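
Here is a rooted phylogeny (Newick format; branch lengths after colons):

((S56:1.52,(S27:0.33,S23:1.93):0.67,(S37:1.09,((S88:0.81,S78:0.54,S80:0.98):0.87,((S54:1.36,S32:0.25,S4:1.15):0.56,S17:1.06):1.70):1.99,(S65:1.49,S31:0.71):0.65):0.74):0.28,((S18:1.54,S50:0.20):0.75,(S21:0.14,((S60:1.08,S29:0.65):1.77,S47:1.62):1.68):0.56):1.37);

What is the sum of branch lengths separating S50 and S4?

The path runs S50 → … → MRCA → … → S4; the MRCA is the root of the tree.
Branch lengths along that path: 0.20 + 0.75 + 1.37 + 0.28 + 0.74 + 1.99 + 1.70 + 0.56 + 1.15 = 8.74.

8.74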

------------------------------

* _WORK TO BE COMPLETED_:
Starting with the line that contains "What is the", print each line through the last one in the listing. Include both end lines and add nothing.

* _YOUR RESPONSE_:
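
What is the sum of branch lengths separating S50 and S4?

The path runs S50 → … → MRCA → … → S4; the MRCA is the root of the tree.
Branch lengths along that path: 0.20 + 0.75 + 1.37 + 0.28 + 0.74 + 1.99 + 1.70 + 0.56 + 1.15 = 8.74.

8.74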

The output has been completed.